[Records for the task]
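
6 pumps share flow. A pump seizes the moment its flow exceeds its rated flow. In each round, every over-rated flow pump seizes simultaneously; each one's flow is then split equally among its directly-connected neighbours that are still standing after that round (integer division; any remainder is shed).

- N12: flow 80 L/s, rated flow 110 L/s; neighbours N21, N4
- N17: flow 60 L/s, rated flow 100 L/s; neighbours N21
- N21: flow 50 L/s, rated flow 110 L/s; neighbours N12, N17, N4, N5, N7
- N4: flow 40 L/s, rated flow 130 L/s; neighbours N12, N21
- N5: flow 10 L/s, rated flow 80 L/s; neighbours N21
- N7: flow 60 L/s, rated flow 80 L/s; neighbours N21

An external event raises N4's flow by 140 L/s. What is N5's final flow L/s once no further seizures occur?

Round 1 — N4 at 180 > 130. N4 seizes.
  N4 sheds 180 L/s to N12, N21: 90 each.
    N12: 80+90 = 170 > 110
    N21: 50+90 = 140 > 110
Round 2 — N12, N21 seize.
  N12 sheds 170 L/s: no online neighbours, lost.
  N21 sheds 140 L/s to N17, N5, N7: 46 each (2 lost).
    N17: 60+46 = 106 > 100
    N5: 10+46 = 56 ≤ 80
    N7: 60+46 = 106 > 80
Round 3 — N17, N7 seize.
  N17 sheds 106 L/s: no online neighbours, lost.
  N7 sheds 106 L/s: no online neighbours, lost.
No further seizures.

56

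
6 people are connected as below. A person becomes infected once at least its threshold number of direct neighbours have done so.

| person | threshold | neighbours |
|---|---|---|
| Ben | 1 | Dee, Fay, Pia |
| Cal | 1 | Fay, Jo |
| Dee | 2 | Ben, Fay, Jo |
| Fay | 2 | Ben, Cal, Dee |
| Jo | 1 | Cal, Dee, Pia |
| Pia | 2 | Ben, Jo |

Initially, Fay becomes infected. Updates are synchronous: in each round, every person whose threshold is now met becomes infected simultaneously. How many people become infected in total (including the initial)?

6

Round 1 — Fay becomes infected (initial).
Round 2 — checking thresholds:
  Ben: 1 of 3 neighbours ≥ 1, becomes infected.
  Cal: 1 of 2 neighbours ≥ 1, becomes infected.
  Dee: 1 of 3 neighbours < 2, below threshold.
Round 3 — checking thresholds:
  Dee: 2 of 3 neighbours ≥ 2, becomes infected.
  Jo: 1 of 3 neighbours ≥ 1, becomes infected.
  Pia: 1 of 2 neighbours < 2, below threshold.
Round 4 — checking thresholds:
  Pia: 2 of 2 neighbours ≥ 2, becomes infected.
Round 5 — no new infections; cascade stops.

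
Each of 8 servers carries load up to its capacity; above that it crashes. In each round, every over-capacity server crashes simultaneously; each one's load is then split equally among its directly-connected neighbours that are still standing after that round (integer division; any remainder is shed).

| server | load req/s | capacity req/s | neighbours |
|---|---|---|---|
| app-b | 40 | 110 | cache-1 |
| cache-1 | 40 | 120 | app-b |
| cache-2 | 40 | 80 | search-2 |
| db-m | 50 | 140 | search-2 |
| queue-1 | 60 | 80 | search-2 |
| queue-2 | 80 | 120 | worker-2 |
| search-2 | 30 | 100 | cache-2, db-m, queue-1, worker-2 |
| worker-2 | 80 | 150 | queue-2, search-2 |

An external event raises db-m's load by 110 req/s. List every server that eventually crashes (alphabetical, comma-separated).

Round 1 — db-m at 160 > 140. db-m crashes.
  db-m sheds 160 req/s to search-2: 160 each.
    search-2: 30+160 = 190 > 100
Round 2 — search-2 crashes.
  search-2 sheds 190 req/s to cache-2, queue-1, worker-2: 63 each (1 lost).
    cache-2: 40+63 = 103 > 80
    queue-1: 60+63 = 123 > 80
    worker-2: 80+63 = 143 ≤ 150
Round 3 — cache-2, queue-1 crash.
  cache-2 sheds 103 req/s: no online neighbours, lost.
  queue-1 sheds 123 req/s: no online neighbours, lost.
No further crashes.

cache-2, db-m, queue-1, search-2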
[/Records for the task]
(Exercise details): In the listing, return each line containing the string "capacity".

(Your response):
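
Each of 8 servers carries load up to its capacity; above that it crashes. In each round, every over-capacity server crashes simultaneously; each one's load is then split equally among its directly-connected neighbours that are still standing after that round (integer division; any remainder is shed).
| server | load req/s | capacity req/s | neighbours |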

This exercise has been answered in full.